• Exercise:
Read the data and repeat it in full, exactly.

• Data excerpts:
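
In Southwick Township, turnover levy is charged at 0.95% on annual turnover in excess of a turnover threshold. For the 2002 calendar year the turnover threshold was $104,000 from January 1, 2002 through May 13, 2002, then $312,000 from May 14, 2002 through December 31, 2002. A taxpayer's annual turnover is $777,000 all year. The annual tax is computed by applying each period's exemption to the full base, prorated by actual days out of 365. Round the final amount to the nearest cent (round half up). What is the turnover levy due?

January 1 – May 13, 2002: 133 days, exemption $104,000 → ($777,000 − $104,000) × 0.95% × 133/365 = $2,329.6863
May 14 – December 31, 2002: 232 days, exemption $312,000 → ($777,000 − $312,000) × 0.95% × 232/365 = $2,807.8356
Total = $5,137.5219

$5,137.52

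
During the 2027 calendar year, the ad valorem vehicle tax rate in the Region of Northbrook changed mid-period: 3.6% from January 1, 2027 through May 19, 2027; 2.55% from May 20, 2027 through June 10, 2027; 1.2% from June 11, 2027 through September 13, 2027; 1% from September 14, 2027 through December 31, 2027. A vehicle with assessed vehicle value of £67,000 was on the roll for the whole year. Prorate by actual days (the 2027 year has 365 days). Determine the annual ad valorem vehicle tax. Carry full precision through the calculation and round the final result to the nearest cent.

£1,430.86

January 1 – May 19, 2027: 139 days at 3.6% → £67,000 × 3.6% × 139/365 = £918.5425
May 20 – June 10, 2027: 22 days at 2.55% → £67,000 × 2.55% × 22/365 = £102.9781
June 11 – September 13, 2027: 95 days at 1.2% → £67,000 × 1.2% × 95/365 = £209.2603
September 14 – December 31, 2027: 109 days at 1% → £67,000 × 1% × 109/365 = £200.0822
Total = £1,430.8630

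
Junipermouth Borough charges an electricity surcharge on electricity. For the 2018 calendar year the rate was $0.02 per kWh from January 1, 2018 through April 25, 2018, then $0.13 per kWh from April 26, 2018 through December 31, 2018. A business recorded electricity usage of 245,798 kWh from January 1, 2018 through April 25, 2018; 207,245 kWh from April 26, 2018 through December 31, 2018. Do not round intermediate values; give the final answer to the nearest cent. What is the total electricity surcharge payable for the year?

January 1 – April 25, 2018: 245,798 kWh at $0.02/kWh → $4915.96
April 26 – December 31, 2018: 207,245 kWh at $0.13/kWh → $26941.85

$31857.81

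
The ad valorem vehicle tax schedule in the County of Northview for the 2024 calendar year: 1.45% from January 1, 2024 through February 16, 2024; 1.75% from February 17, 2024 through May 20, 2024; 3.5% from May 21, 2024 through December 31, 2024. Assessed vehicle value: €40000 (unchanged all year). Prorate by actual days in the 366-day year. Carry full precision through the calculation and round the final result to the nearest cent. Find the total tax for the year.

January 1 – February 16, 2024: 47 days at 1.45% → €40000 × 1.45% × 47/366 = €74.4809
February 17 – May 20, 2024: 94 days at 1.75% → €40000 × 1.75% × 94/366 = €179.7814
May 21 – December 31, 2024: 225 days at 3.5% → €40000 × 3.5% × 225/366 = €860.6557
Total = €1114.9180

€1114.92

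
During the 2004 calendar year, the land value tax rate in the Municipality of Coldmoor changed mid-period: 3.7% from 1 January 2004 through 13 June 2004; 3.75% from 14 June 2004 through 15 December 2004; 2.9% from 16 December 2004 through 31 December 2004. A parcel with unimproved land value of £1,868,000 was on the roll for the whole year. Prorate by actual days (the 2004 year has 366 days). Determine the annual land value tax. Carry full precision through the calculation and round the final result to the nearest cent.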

• Answer box:
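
In Southwick Township, turnover levy is charged at 0.95% on annual turnover in excess of a turnover threshold. For the 2002 calendar year the turnover threshold was $104,000 from January 1, 2002 through May 13, 2002, then $312,000 from May 14, 2002 through December 31, 2002. A taxpayer's annual turnover is $777,000 all year. The annual tax is computed by applying each period's exemption to the full base, prorated by actual days out of 365. Round the final amount to the nearest cent (round half up). What is the turnover levy due?

January 1 – May 13, 2002: 133 days, exemption $104,000 → ($777,000 − $104,000) × 0.95% × 133/365 = $2,329.6863
May 14 – December 31, 2002: 232 days, exemption $312,000 → ($777,000 − $312,000) × 0.95% × 232/365 = $2,807.8356
Total = $5,137.5219

$5,137.52

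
During the 2027 calendar year, the ad valorem vehicle tax rate in the Region of Northbrook changed mid-period: 3.6% from January 1, 2027 through May 19, 2027; 2.55% from May 20, 2027 through June 10, 2027; 1.2% from June 11, 2027 through September 13, 2027; 1% from September 14, 2027 through December 31, 2027. A vehicle with assessed vehicle value of £67,000 was on the roll for the whole year. Prorate by actual days (the 2027 year has 365 days). Determine the annual ad valorem vehicle tax. Carry full precision through the calculation and round the final result to the nearest cent.

£1,430.86

January 1 – May 19, 2027: 139 days at 3.6% → £67,000 × 3.6% × 139/365 = £918.5425
May 20 – June 10, 2027: 22 days at 2.55% → £67,000 × 2.55% × 22/365 = £102.9781
June 11 – September 13, 2027: 95 days at 1.2% → £67,000 × 1.2% × 95/365 = £209.2603
September 14 – December 31, 2027: 109 days at 1% → £67,000 × 1% × 109/365 = £200.0822
Total = £1,430.8630

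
Junipermouth Borough charges an electricity surcharge on electricity. For the 2018 calendar year the rate was $0.02 per kWh from January 1, 2018 through April 25, 2018, then $0.13 per kWh from April 26, 2018 through December 31, 2018. A business recorded electricity usage of 245,798 kWh from January 1, 2018 through April 25, 2018; 207,245 kWh from April 26, 2018 through December 31, 2018. Do not round intermediate values; give the final answer to the nearest cent. What is the total electricity surcharge payable for the year?

January 1 – April 25, 2018: 245,798 kWh at $0.02/kWh → $4915.96
April 26 – December 31, 2018: 207,245 kWh at $0.13/kWh → $26941.85

$31857.81

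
The ad valorem vehicle tax schedule in the County of Northview for the 2024 calendar year: 1.45% from January 1, 2024 through February 16, 2024; 1.75% from February 17, 2024 through May 20, 2024; 3.5% from May 21, 2024 through December 31, 2024. Assessed vehicle value: €40000 (unchanged all year). Prorate by actual days in the 366-day year. Carry full precision through the calculation and round the final result to the nearest cent. Find the total tax for the year.

January 1 – February 16, 2024: 47 days at 1.45% → €40000 × 1.45% × 47/366 = €74.4809
February 17 – May 20, 2024: 94 days at 1.75% → €40000 × 1.75% × 94/366 = €179.7814
May 21 – December 31, 2024: 225 days at 3.5% → €40000 × 3.5% × 225/366 = €860.6557
Total = €1114.9180

€1114.92

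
During the 2004 calendar year, the land value tax rate in the Municipality of Coldmoor changed mid-period: 3.7% from 1 January 2004 through 13 June 2004; 3.75% from 14 June 2004 through 15 December 2004; 2.9% from 16 December 2004 through 31 December 2004. A parcel with unimproved land value of £1,868,000 was on the roll for the whole year. Prorate by actual days (the 2004 year has 366 days). Determine the annual land value tax. Carry full precision through the calculation and round the final result to the nearest cent.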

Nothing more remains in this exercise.